Start of Data provided

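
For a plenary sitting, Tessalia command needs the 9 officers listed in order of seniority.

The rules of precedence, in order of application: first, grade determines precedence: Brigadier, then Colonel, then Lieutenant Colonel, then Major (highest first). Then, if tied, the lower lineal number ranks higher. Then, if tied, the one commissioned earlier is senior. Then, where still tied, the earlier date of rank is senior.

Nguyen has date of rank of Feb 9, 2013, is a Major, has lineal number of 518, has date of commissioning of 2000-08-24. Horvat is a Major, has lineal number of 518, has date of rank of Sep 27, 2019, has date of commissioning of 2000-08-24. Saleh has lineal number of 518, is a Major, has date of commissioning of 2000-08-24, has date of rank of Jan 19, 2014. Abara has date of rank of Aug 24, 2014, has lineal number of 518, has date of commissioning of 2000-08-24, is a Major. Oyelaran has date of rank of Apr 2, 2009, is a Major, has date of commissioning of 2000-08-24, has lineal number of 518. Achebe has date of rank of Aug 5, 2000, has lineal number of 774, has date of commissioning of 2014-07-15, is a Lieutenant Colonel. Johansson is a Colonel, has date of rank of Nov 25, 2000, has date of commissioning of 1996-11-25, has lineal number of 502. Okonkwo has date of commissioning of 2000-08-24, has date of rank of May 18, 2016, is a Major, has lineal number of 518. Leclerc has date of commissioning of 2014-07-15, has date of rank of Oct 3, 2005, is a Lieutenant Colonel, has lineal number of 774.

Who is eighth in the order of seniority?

Okonkwo

By grade: Johansson (Colonel); then Achebe and Leclerc (Lieutenant Colonel); then Oyelaran, Nguyen, Saleh, Abara, Okonkwo and Horvat (Major).
Achebe and Leclerc both have lineal number 774, so the next rule applies.
Achebe and Leclerc both have date of commissioning 2014-07-15, so the next rule applies.
Among Achebe and Leclerc, by date of rank (earlier first): Achebe (Aug 5, 2000) before Leclerc (Oct 3, 2005).
Oyelaran, Nguyen, Saleh, Abara, Okonkwo and Horvat all have lineal number 518, so the next rule applies.
Oyelaran, Nguyen, Saleh, Abara, Okonkwo and Horvat all have date of commissioning 2000-08-24, so the next rule applies.
Among Oyelaran, Nguyen, Saleh, Abara, Okonkwo and Horvat, by date of rank (earlier first): Oyelaran (Apr 2, 2009) before Nguyen (Feb 9, 2013) before Saleh (Jan 19, 2014) before Abara (Aug 24, 2014) before Okonkwo (May 18, 2016) before Horvat (Sep 27, 2019).
Order: Johansson, Achebe, Leclerc, Oyelaran, Nguyen, Saleh, Abara, Okonkwo, Horvat.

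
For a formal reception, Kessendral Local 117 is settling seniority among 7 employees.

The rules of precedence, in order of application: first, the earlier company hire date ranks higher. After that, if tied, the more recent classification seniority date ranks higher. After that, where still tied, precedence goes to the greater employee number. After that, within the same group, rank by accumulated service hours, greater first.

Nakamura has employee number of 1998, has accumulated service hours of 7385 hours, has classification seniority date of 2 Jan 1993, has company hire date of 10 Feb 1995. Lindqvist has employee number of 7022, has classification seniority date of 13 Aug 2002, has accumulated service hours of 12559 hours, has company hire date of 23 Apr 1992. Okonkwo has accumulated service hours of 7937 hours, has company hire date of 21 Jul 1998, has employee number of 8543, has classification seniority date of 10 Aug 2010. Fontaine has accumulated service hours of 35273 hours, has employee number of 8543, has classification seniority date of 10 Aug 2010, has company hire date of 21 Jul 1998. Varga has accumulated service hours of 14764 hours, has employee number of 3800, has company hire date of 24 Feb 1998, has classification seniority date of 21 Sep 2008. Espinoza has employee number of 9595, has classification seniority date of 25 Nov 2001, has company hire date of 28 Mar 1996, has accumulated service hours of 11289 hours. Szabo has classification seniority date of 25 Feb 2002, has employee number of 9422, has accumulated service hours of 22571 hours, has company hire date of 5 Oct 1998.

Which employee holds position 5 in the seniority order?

Fontaine

By company hire date (earlier first): Lindqvist (23 Apr 1992); then Nakamura (10 Feb 1995); then Espinoza (28 Mar 1996); then Varga (24 Feb 1998); then Fontaine and Okonkwo (both 21 Jul 1998); then Szabo (5 Oct 1998).
Fontaine and Okonkwo both have classification seniority date 10 Aug 2010, so the next rule applies.
Fontaine and Okonkwo both have employee number 8543, so the next rule applies.
Among Fontaine and Okonkwo, by accumulated service hours (higher first): Fontaine (35273 hours) before Okonkwo (7937 hours).
Order: Lindqvist, Nakamura, Espinoza, Varga, Fontaine, Okonkwo, Szabo.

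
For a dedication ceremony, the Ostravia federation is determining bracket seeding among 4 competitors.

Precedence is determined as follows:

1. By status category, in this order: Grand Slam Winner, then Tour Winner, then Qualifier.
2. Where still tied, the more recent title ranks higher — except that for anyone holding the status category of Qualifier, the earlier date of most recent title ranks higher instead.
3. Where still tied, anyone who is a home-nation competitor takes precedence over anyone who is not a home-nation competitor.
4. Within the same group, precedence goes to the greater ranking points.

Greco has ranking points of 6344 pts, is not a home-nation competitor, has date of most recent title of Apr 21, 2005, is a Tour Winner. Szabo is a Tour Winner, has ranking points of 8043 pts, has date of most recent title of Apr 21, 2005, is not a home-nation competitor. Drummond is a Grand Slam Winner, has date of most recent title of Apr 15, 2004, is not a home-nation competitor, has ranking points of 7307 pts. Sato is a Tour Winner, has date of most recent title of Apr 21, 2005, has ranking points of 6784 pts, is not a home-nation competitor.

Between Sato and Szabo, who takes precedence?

Szabo

By status category: Drummond (Grand Slam Winner); then Szabo, Sato and Greco (Tour Winner).
Szabo, Sato and Greco all have date of most recent title Apr 21, 2005, so the next rule applies.
Szabo, Sato and Greco are each not a home-nation competitor, so the next rule applies.
Among Szabo, Sato and Greco, by ranking points (higher first): Szabo (8043 pts) before Sato (6784 pts) before Greco (6344 pts).
So Szabo takes precedence.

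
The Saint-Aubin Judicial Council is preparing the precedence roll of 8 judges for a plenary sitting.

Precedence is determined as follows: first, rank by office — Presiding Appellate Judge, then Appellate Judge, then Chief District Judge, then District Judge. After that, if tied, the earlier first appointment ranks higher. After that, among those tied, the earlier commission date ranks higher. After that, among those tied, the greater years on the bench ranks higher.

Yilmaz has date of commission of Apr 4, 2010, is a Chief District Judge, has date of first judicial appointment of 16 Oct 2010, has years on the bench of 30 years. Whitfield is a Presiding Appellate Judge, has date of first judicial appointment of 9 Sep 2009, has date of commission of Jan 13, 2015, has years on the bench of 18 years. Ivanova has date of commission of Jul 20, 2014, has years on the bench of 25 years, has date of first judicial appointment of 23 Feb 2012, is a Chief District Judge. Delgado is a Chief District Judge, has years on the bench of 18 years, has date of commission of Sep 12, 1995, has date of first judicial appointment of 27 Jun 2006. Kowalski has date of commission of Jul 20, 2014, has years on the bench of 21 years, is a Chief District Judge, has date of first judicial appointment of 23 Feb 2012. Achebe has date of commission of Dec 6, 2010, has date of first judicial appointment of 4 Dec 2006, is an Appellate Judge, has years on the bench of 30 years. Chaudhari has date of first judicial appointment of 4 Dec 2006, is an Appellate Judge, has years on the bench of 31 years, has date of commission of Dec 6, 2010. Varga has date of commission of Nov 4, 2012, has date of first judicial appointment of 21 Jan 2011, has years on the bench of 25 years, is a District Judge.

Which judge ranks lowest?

Varga

By office: Whitfield (Presiding Appellate Judge); then Chaudhari and Achebe (Appellate Judge); then Delgado, Yilmaz, Ivanova and Kowalski (Chief District Judge); then Varga (District Judge).
Chaudhari and Achebe both have date of first judicial appointment 4 Dec 2006, so the next rule applies.
Chaudhari and Achebe both have date of commission Dec 6, 2010, so the next rule applies.
Among Chaudhari and Achebe, by years on the bench (higher first): Chaudhari (31 years) before Achebe (30 years).
Among Delgado, Yilmaz, Ivanova and Kowalski, by date of first judicial appointment (earlier first): Delgado (27 Jun 2006) before Yilmaz (16 Oct 2010) before Ivanova and Kowalski (23 Feb 2012).
Ivanova and Kowalski both have date of commission Jul 20, 2014, so the next rule applies.
Among Ivanova and Kowalski, by years on the bench (higher first): Ivanova (25 years) before Kowalski (21 years).
Order: Whitfield, Chaudhari, Achebe, Delgado, Yilmaz, Ivanova, Kowalski, Varga.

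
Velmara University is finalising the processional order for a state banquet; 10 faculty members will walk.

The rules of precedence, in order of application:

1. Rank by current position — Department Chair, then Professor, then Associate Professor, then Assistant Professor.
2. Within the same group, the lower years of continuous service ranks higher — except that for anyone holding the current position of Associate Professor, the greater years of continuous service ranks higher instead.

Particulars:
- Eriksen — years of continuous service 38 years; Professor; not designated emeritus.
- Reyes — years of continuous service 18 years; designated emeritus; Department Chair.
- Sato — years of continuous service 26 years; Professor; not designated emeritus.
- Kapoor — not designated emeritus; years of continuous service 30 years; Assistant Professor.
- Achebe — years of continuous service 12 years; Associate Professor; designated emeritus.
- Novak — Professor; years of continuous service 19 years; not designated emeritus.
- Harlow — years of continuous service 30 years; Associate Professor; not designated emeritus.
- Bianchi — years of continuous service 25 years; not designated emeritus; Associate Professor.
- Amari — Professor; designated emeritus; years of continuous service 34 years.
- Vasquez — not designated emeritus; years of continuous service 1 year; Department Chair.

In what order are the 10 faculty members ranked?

Vasquez, Reyes, Novak, Sato, Amari, Eriksen, Harlow, Bianchi, Achebe, Kapoor

By current position: Vasquez and Reyes (Department Chair); then Novak, Sato, Amari and Eriksen (Professor); then Harlow, Bianchi and Achebe (Associate Professor); then Kapoor (Assistant Professor).
Among Vasquez and Reyes, by years of continuous service (lower first): Vasquez (1 year) before Reyes (18 years).
Among Novak, Sato, Amari and Eriksen, by years of continuous service (lower first): Novak (19 years) before Sato (26 years) before Amari (34 years) before Eriksen (38 years).
Among Harlow, Bianchi and Achebe, by years of continuous service (higher first) (reversed rule for this group): Harlow (30 years) before Bianchi (25 years) before Achebe (12 years).
Full order: Vasquez, Reyes, Novak, Sato, Amari, Eriksen, Harlow, Bianchi, Achebe, Kapoor.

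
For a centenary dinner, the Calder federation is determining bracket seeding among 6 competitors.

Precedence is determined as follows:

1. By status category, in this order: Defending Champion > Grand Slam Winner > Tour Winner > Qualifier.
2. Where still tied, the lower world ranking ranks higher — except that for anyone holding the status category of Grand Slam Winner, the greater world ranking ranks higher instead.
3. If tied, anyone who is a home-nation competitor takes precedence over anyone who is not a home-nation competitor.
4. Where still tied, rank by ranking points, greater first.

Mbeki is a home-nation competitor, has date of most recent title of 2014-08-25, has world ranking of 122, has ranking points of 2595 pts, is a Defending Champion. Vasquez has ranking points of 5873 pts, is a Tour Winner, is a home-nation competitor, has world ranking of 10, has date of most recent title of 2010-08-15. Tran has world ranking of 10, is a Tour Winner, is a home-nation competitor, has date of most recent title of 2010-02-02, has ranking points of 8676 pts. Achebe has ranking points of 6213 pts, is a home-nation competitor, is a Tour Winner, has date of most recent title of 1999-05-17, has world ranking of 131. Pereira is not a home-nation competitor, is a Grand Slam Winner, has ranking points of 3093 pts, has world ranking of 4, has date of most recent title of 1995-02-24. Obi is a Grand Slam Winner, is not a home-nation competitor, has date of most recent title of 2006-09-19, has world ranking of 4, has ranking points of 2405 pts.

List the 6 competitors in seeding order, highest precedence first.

Mbeki, Pereira, Obi, Tran, Vasquez, Achebe

By status category: Mbeki (Defending Champion); then Pereira and Obi (Grand Slam Winner); then Tran, Vasquez and Achebe (Tour Winner).
Pereira and Obi both have world ranking 4, so the next rule applies.
Pereira and Obi are each not a home-nation competitor, so the next rule applies.
Among Pereira and Obi, by ranking points (higher first): Pereira (3093 pts) before Obi (2405 pts).
Among Tran, Vasquez and Achebe, by world ranking (lower first): Tran and Vasquez (10) before Achebe (131).
Tran and Vasquez are each a home-nation competitor, so the next rule applies.
Among Tran and Vasquez, by ranking points (higher first): Tran (8676 pts) before Vasquez (5873 pts).
Full order: Mbeki, Pereira, Obi, Tran, Vasquez, Achebe.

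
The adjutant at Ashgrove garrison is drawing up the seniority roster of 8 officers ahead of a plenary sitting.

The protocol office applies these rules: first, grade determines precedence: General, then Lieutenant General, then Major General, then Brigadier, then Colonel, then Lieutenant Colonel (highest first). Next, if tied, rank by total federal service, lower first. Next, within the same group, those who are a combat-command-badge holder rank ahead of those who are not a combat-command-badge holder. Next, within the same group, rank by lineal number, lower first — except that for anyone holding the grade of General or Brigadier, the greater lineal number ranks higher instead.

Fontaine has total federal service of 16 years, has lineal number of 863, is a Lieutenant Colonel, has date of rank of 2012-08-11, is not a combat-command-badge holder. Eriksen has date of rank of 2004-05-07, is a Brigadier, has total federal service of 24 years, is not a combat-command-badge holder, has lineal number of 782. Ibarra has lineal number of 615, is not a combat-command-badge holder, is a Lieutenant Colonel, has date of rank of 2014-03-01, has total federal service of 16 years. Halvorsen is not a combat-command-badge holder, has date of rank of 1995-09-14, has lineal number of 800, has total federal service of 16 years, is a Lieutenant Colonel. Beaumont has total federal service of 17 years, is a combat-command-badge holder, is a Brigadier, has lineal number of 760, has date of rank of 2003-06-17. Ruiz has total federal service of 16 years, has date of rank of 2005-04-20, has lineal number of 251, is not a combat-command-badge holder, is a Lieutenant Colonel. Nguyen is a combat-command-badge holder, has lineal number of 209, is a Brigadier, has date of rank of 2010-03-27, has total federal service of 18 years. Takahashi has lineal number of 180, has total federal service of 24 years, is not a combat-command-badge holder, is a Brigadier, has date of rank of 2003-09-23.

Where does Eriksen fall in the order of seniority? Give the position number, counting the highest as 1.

By grade: Beaumont, Nguyen, Eriksen and Takahashi (Brigadier); then Ruiz, Ibarra, Halvorsen and Fontaine (Lieutenant Colonel).
Among Beaumont, Nguyen, Eriksen and Takahashi, by total federal service (lower first): Beaumont (17 years) before Nguyen (18 years) before Eriksen and Takahashi (24 years).
Eriksen and Takahashi are each not a combat-command-badge holder, so the next rule applies.
Among Eriksen and Takahashi, by lineal number (higher first) (reversed rule for this group): Eriksen (782) before Takahashi (180).
Ruiz, Ibarra, Halvorsen and Fontaine all have total federal service 16 years, so the next rule applies.
Ruiz, Ibarra, Halvorsen and Fontaine are each not a combat-command-badge holder, so the next rule applies.
Among Ruiz, Ibarra, Halvorsen and Fontaine, by lineal number (lower first): Ruiz (251) before Ibarra (615) before Halvorsen (800) before Fontaine (863).
Order: Beaumont, Nguyen, Eriksen, Takahashi, Ruiz, Ibarra, Halvorsen, Fontaine. So position 3.

3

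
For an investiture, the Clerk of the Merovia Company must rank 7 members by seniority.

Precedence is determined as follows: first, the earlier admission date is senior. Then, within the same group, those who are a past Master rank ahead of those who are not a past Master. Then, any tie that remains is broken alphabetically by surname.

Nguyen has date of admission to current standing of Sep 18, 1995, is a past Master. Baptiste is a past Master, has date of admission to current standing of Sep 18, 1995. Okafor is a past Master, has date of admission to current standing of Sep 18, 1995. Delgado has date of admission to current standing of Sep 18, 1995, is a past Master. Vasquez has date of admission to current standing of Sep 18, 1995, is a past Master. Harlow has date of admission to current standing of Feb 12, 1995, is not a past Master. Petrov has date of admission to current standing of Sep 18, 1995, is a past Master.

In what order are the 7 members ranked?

Harlow, Baptiste, Delgado, Nguyen, Okafor, Petrov, Vasquez

By date of admission to current standing (earlier first): Harlow (Feb 12, 1995); then Baptiste, Delgado, Nguyen, Okafor, Petrov and Vasquez (each Sep 18, 1995).
Baptiste, Delgado, Nguyen, Okafor, Petrov and Vasquez are each a past Master, so the next rule applies.
Among Baptiste, Delgado, Nguyen, Okafor, Petrov and Vasquez, alphabetically by surname: Baptiste before Delgado before Nguyen before Okafor before Petrov before Vasquez.
Full order: Harlow, Baptiste, Delgado, Nguyen, Okafor, Petrov, Vasquez.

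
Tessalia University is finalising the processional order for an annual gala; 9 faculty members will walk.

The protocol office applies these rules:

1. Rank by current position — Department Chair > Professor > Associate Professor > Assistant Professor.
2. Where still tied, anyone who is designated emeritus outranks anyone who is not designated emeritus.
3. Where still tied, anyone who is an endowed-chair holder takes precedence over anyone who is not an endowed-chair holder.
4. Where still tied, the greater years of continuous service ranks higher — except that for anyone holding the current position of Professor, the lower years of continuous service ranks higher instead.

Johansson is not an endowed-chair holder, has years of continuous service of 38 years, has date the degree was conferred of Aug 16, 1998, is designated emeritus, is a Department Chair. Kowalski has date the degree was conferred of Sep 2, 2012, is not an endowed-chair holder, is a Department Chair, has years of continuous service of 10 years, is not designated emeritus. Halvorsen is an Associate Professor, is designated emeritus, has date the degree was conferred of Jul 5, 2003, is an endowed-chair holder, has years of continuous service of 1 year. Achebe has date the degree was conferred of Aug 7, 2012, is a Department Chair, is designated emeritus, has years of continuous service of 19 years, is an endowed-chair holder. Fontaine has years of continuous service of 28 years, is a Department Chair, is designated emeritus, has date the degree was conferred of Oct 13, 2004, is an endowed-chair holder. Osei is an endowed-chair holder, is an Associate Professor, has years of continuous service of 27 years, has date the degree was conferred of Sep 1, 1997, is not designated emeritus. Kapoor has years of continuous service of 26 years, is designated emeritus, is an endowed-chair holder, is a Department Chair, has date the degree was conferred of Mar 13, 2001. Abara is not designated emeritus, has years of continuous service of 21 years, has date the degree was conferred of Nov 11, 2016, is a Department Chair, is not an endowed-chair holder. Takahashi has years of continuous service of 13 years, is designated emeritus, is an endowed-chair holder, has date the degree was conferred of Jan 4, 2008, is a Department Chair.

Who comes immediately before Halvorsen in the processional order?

By current position: Fontaine, Kapoor, Achebe, Takahashi, Johansson, Abara and Kowalski (Department Chair); then Halvorsen and Osei (Associate Professor).
Among Fontaine, Kapoor, Achebe, Takahashi, Johansson, Abara and Kowalski, designated emeritus before not designated emeritus: Fontaine, Kapoor, Achebe, Takahashi and Johansson (designated emeritus) before Abara and Kowalski (not designated emeritus).
Among Fontaine, Kapoor, Achebe, Takahashi and Johansson, an endowed-chair holder before not an endowed-chair holder: Fontaine, Kapoor, Achebe and Takahashi (an endowed-chair holder) before Johansson (not an endowed-chair holder).
Among Fontaine, Kapoor, Achebe and Takahashi, by years of continuous service (higher first): Fontaine (28 years) before Kapoor (26 years) before Achebe (19 years) before Takahashi (13 years).
Abara and Kowalski are each not an endowed-chair holder, so the next rule applies.
Among Abara and Kowalski, by years of continuous service (higher first): Abara (21 years) before Kowalski (10 years).
Among Halvorsen and Osei, designated emeritus before not designated emeritus: Halvorsen (designated emeritus) before Osei (not designated emeritus).
Order: Fontaine, Kapoor, Achebe, Takahashi, Johansson, Abara, Kowalski, Halvorsen, Osei.

Kowalski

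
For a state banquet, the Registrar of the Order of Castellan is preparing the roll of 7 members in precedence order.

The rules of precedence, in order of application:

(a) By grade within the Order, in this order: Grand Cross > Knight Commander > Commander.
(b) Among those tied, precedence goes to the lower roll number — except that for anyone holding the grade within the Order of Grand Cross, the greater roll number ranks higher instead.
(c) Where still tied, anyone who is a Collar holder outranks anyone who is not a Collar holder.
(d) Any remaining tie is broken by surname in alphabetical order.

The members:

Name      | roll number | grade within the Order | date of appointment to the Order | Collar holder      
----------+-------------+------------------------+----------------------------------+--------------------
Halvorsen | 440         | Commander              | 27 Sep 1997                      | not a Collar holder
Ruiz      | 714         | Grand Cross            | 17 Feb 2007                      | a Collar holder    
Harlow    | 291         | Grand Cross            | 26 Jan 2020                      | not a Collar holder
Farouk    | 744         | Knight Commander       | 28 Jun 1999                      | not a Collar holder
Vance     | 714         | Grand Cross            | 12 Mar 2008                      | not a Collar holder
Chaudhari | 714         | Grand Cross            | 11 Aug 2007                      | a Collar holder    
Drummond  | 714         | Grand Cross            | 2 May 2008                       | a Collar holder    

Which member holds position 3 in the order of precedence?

Ruiz

By grade within the Order: Chaudhari, Drummond, Ruiz, Vance and Harlow (Grand Cross); then Farouk (Knight Commander); then Halvorsen (Commander).
Among Chaudhari, Drummond, Ruiz, Vance and Harlow, by roll number (higher first) (reversed rule for this group): Chaudhari, Drummond, Ruiz and Vance (714) before Harlow (291).
Among Chaudhari, Drummond, Ruiz and Vance, a Collar holder before not a Collar holder: Chaudhari, Drummond and Ruiz (a Collar holder) before Vance (not a Collar holder).
Among Chaudhari, Drummond and Ruiz, alphabetically by surname: Chaudhari before Drummond before Ruiz.
Order: Chaudhari, Drummond, Ruiz, Vance, Harlow, Farouk, Halvorsen.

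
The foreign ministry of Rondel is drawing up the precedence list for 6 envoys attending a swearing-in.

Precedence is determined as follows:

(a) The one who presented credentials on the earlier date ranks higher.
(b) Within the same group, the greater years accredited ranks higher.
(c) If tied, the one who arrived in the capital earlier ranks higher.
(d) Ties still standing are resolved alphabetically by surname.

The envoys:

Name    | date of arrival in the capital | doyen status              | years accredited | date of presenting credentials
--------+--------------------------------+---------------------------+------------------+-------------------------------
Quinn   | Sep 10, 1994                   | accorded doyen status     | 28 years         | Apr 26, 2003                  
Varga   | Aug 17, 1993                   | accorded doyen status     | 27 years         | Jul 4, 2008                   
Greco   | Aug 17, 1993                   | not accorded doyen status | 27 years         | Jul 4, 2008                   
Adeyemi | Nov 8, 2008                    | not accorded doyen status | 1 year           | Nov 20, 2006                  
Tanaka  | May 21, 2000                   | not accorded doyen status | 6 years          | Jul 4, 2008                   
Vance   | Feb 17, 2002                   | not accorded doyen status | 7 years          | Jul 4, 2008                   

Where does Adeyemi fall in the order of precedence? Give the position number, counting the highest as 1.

By date of presenting credentials (earlier first): Quinn (Apr 26, 2003); then Adeyemi (Nov 20, 2006); then Greco, Varga, Vance and Tanaka (each Jul 4, 2008).
Among Greco, Varga, Vance and Tanaka, by years accredited (higher first): Greco and Varga (27 years) before Vance (7 years) before Tanaka (6 years).
Greco and Varga both have date of arrival in the capital Aug 17, 1993, so the next rule applies.
Among Greco and Varga, alphabetically by surname: Greco before Varga.
Order: Quinn, Adeyemi, Greco, Varga, Vance, Tanaka. So position 2.

2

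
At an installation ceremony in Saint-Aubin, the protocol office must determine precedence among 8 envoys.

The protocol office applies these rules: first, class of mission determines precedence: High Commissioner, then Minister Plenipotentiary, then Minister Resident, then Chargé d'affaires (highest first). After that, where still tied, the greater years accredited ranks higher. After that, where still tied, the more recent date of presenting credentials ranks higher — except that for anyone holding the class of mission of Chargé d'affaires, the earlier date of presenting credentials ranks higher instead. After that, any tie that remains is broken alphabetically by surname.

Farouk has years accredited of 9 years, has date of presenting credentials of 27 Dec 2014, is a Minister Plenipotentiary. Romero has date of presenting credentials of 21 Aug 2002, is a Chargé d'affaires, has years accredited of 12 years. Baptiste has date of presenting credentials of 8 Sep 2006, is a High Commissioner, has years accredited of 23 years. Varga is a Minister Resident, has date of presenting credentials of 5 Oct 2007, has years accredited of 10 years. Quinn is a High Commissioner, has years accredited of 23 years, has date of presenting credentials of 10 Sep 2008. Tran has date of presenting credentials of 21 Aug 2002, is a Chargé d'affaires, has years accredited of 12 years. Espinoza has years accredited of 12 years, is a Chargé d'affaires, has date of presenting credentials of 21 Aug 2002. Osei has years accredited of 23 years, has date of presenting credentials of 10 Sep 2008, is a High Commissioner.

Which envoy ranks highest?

Osei

By class of mission: Osei, Quinn and Baptiste (High Commissioner); then Farouk (Minister Plenipotentiary); then Varga (Minister Resident); then Espinoza, Romero and Tran (Chargé d'affaires).
Osei, Quinn and Baptiste all have years accredited 23 years, so the next rule applies.
Among Osei, Quinn and Baptiste, by date of presenting credentials (later first): Osei and Quinn (10 Sep 2008) before Baptiste (8 Sep 2006).
Among Osei and Quinn, alphabetically by surname: Osei before Quinn.
Espinoza, Romero and Tran all have years accredited 12 years, so the next rule applies.
Espinoza, Romero and Tran all have date of presenting credentials 21 Aug 2002, so the next rule applies.
Among Espinoza, Romero and Tran, alphabetically by surname: Espinoza before Romero before Tran.
Order: Osei, Quinn, Baptiste, Farouk, Varga, Espinoza, Romero, Tran.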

End of Data provided

Task statement. From the records above, repeat exactly the lines from the one with "For a dedication" through the one with "1. By status category, in this order: Grand", both included.

Expected answer.
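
For a dedication ceremony, the Ostravia federation is determining bracket seeding among 4 competitors.

Precedence is determined as follows:

1. By status category, in this order: Grand Slam Winner, then Tour Winner, then Qualifier.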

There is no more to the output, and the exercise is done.